▶ **Source material**:
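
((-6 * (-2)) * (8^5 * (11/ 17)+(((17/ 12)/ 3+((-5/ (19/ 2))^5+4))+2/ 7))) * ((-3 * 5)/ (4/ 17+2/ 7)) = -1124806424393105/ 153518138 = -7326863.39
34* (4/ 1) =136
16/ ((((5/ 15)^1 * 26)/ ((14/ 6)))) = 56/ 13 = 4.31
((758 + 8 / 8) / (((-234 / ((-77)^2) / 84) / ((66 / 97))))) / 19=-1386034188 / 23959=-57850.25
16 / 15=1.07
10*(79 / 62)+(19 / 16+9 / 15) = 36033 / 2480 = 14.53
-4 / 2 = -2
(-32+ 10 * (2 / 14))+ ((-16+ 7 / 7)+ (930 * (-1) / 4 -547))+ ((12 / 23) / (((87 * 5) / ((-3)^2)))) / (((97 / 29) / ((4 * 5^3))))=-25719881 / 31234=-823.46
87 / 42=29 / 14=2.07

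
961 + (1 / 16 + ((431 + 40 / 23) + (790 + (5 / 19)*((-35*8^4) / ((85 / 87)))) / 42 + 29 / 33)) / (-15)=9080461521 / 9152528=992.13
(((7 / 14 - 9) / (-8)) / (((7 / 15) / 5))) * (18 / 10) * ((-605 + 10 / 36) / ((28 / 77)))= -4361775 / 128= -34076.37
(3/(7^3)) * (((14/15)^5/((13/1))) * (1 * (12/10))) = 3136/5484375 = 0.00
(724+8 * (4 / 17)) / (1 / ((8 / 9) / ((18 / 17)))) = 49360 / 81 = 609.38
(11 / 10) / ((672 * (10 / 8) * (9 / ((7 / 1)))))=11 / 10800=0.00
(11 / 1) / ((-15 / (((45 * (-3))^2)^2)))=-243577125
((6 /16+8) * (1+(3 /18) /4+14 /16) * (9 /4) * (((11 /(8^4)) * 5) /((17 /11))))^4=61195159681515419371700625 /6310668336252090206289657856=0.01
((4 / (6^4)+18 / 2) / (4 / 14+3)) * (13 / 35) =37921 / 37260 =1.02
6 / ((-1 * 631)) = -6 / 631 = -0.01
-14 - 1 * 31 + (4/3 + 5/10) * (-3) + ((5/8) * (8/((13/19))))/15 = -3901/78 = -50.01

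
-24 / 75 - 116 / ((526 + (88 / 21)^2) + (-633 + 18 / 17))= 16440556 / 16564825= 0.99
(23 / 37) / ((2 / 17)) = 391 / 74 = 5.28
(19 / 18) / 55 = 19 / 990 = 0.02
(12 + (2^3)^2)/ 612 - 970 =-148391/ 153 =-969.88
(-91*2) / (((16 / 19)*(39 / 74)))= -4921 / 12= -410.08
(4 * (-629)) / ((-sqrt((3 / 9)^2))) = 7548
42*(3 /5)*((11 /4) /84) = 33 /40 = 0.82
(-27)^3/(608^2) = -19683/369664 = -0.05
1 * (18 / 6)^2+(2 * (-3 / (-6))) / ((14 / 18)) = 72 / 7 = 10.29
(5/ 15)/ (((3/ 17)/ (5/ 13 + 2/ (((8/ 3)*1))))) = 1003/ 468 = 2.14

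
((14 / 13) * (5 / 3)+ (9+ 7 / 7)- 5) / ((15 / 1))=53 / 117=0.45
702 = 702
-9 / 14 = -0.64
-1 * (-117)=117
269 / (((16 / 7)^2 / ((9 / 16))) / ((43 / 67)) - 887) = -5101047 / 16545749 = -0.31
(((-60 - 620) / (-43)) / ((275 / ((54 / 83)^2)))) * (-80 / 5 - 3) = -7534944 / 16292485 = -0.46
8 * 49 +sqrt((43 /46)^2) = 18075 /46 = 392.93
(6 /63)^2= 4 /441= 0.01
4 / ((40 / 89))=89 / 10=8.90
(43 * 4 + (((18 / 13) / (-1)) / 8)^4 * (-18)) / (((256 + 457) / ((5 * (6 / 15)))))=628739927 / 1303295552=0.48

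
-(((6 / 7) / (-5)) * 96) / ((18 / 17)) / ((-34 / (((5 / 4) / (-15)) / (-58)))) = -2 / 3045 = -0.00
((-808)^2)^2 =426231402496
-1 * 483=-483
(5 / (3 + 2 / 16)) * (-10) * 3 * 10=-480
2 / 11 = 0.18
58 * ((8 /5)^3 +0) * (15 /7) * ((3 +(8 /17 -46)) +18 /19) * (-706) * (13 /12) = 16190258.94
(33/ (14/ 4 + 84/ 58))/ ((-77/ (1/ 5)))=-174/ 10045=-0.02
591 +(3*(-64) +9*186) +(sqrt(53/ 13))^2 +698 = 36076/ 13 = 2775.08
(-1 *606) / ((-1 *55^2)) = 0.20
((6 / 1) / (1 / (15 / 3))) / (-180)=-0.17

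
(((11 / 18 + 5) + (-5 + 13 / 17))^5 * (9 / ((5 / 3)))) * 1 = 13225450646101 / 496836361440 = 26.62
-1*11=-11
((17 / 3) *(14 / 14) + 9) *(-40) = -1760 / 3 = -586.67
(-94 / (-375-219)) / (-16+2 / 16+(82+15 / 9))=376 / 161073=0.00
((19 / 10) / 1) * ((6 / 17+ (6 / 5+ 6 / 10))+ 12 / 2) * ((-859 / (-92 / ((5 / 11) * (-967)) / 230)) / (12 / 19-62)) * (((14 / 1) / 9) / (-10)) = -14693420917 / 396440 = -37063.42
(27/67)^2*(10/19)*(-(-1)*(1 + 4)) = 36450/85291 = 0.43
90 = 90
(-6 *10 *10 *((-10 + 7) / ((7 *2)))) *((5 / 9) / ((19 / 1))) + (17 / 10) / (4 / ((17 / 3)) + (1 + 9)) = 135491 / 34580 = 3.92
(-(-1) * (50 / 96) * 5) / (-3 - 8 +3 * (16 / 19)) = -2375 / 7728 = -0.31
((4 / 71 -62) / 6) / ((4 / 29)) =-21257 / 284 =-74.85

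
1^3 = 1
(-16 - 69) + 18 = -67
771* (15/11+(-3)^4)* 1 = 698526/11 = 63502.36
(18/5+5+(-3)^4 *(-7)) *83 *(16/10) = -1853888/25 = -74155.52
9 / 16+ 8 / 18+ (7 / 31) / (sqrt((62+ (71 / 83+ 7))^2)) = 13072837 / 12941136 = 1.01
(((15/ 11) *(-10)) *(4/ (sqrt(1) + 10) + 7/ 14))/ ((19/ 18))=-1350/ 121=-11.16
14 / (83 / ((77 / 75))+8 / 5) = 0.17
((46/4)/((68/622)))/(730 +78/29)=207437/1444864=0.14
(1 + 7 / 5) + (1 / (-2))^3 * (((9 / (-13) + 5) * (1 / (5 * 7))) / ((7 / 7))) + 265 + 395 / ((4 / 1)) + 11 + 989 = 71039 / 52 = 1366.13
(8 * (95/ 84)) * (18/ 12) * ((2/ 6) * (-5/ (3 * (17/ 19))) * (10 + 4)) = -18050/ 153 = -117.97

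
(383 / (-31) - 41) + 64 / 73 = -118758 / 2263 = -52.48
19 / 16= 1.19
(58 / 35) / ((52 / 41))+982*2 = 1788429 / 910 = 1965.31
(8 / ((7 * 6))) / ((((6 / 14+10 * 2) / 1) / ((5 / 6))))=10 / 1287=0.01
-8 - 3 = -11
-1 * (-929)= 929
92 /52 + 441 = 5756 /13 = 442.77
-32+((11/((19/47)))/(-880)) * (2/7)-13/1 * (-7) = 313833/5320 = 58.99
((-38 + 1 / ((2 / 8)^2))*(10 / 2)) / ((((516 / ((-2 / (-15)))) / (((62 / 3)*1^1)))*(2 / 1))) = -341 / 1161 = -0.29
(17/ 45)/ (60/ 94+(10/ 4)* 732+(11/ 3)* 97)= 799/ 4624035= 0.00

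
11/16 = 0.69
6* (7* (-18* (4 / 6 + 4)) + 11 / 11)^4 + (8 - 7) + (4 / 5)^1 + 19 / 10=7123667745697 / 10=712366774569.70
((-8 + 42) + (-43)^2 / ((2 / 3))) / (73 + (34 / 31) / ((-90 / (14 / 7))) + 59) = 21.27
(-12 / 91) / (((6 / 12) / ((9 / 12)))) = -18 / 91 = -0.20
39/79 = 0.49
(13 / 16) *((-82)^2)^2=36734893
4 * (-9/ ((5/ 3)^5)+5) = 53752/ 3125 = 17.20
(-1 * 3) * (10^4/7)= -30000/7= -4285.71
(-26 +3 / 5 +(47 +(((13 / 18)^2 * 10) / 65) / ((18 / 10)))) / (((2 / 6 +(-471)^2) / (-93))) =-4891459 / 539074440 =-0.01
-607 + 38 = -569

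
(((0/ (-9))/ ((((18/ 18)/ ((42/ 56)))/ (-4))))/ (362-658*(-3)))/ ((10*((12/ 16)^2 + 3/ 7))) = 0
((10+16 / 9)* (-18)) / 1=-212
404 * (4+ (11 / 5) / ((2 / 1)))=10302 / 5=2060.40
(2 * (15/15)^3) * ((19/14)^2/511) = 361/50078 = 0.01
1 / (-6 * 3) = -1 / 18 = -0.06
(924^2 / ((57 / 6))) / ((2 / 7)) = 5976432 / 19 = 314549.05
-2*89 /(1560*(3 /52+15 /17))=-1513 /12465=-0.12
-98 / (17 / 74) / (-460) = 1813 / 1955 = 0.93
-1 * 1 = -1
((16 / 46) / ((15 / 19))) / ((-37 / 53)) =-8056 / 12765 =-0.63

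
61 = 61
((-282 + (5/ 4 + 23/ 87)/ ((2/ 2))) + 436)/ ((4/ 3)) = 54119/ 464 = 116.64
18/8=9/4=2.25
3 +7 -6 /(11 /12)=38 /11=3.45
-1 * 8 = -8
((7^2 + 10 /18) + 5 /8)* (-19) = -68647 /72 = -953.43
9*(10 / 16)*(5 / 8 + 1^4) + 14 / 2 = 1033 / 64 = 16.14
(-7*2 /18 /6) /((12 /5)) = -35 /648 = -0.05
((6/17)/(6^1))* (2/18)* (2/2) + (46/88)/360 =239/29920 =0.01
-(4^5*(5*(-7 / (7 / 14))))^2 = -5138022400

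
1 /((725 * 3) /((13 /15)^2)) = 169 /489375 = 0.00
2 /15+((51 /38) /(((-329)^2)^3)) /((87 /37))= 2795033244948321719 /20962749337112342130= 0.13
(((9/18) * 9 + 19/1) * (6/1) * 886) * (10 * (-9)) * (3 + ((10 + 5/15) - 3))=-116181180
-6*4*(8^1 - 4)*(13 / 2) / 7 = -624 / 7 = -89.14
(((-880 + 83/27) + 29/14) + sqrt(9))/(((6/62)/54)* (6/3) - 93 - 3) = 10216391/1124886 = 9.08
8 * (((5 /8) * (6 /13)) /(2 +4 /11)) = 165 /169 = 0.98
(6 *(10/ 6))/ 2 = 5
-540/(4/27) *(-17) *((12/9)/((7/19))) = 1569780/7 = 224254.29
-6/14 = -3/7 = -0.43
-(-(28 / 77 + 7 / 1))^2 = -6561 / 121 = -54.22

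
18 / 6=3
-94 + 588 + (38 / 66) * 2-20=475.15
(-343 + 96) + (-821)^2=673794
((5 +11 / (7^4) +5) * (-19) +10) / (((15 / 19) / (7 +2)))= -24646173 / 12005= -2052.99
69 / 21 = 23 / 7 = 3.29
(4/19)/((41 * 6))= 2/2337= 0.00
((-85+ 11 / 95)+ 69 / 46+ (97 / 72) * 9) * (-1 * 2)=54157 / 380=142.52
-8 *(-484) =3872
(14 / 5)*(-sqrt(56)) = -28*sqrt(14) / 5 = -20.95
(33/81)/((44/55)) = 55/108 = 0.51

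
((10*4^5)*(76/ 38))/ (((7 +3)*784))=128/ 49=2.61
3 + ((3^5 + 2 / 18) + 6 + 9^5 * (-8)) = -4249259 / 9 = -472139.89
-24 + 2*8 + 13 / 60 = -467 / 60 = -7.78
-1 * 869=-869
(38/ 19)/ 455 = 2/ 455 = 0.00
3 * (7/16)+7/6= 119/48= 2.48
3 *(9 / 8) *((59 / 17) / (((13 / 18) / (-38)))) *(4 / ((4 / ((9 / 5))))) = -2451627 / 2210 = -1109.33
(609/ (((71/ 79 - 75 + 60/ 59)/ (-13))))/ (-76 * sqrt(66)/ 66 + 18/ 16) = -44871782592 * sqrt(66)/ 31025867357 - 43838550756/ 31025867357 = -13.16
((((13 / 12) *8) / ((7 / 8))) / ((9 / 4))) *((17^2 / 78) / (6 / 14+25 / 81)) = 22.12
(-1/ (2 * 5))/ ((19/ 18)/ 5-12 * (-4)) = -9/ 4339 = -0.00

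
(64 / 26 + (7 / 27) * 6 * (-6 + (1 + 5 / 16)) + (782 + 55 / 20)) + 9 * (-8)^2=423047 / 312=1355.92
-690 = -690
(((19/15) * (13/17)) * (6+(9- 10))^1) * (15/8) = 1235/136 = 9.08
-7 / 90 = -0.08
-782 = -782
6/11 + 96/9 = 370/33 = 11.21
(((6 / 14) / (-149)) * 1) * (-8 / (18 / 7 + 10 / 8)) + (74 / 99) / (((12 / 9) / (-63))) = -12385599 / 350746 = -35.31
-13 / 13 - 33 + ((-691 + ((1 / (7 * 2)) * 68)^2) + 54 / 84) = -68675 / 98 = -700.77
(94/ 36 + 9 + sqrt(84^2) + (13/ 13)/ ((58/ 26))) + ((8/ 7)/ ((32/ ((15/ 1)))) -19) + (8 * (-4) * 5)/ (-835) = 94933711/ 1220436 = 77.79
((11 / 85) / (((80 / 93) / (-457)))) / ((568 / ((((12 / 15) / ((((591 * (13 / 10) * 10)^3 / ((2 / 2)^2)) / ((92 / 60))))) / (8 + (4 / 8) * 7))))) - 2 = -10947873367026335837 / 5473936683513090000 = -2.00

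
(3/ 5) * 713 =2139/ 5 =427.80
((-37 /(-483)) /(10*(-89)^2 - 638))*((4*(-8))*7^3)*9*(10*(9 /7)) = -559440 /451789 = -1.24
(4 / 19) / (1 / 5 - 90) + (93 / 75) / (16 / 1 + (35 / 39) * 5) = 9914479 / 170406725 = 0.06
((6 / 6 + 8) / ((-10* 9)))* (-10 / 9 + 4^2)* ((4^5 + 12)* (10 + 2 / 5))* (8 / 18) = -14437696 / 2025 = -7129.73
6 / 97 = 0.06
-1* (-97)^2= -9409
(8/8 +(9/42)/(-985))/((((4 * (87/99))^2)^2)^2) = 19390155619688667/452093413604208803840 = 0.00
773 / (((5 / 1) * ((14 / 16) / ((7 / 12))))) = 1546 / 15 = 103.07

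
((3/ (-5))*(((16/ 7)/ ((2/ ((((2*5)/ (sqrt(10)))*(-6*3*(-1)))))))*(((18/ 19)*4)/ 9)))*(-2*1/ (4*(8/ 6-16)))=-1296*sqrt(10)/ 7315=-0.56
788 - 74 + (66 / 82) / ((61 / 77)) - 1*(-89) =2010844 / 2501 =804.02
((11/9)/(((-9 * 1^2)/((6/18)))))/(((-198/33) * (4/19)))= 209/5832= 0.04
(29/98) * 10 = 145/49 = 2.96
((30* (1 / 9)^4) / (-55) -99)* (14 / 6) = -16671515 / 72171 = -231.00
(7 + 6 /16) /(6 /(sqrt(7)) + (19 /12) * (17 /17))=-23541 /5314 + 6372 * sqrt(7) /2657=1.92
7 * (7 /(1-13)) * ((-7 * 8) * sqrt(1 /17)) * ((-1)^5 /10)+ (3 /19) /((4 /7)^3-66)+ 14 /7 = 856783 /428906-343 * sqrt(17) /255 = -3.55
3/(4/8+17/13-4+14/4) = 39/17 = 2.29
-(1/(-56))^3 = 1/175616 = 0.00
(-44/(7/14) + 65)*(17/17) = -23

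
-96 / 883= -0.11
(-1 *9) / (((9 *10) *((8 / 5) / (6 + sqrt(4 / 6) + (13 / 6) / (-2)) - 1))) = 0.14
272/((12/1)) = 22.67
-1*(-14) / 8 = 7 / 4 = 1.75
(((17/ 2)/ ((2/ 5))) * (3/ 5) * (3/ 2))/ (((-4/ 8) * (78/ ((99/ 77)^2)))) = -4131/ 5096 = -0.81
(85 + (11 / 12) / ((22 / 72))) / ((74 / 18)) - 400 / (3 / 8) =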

▶ **Assigned task**: What you should output is every line of the records above, from the first through the line containing "10*(79 / 62)+(19", unchanged.

▶ **Reply to the exercise**:
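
((-6 * (-2)) * (8^5 * (11/ 17)+(((17/ 12)/ 3+((-5/ (19/ 2))^5+4))+2/ 7))) * ((-3 * 5)/ (4/ 17+2/ 7)) = -1124806424393105/ 153518138 = -7326863.39
34* (4/ 1) =136
16/ ((((5/ 15)^1 * 26)/ ((14/ 6)))) = 56/ 13 = 4.31
((758 + 8 / 8) / (((-234 / ((-77)^2) / 84) / ((66 / 97))))) / 19=-1386034188 / 23959=-57850.25
16 / 15=1.07
10*(79 / 62)+(19 / 16+9 / 15) = 36033 / 2480 = 14.53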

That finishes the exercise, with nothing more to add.